# Task to carry out:
Go through the entries below and give the number of lines that have the string "Consider", and only that.

# Records for this task:
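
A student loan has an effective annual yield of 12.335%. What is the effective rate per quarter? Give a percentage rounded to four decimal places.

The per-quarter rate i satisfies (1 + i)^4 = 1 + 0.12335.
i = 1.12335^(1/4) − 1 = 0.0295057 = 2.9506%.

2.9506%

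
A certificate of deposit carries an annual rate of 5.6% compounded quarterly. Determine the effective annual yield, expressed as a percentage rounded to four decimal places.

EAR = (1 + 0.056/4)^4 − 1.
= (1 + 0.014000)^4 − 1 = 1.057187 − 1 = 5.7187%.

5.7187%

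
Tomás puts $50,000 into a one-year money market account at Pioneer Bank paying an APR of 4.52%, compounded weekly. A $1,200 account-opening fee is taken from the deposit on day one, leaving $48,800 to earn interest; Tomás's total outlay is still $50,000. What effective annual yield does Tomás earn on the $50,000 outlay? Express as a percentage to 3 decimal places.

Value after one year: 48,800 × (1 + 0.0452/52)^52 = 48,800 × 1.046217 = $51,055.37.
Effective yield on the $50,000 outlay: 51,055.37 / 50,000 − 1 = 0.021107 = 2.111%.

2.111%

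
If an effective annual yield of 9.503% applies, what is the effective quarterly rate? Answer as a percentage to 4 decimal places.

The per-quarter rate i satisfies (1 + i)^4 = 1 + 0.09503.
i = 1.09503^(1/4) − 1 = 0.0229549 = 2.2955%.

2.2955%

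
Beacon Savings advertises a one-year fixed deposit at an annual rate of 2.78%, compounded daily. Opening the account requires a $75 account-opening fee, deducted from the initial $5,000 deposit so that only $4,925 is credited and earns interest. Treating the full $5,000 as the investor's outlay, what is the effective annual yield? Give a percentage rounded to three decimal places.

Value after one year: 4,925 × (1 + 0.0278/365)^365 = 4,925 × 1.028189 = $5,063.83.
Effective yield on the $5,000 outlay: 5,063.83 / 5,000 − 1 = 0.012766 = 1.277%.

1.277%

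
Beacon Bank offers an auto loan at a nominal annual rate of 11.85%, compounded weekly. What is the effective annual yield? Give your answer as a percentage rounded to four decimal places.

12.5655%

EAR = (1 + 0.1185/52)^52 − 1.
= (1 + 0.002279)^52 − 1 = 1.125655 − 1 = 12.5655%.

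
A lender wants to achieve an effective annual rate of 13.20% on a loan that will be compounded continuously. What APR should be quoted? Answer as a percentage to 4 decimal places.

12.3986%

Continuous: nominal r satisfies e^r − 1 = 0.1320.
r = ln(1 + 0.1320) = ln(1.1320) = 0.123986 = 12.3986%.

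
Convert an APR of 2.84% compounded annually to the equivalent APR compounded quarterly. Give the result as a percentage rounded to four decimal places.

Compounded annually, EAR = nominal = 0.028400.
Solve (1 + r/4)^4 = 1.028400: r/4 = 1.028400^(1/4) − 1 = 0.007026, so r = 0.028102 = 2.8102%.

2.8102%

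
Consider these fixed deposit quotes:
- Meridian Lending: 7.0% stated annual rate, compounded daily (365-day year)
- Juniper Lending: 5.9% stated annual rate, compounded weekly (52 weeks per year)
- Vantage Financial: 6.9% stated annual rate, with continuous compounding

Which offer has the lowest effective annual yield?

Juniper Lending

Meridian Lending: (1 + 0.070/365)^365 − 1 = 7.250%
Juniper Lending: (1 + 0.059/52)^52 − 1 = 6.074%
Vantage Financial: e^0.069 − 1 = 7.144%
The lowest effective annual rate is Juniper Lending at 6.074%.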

---

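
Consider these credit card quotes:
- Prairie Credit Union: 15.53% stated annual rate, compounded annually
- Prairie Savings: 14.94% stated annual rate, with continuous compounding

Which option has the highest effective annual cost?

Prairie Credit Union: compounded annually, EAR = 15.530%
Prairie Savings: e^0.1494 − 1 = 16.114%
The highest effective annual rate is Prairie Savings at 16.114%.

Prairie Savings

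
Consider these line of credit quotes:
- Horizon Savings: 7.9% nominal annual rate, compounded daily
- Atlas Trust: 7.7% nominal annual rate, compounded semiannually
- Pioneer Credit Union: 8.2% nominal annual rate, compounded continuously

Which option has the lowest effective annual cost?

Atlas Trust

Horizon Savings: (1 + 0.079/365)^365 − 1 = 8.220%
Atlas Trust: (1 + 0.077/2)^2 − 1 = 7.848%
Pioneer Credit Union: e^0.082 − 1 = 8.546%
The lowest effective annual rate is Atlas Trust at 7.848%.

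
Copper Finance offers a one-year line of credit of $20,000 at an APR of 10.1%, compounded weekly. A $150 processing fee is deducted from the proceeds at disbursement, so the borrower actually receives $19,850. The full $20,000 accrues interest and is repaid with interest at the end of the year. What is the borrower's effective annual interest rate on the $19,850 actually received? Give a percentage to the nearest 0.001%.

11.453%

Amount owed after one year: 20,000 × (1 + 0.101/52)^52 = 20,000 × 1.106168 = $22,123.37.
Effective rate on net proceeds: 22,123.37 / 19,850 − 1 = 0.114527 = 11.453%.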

...

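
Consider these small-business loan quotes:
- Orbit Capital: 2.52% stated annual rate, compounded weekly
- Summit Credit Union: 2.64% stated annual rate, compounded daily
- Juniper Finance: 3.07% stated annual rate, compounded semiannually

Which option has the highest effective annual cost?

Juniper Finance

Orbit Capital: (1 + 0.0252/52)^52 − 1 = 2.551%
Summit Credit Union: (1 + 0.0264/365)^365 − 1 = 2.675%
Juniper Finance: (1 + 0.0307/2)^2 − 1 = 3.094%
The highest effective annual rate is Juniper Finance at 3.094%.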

# Answer for the task:
4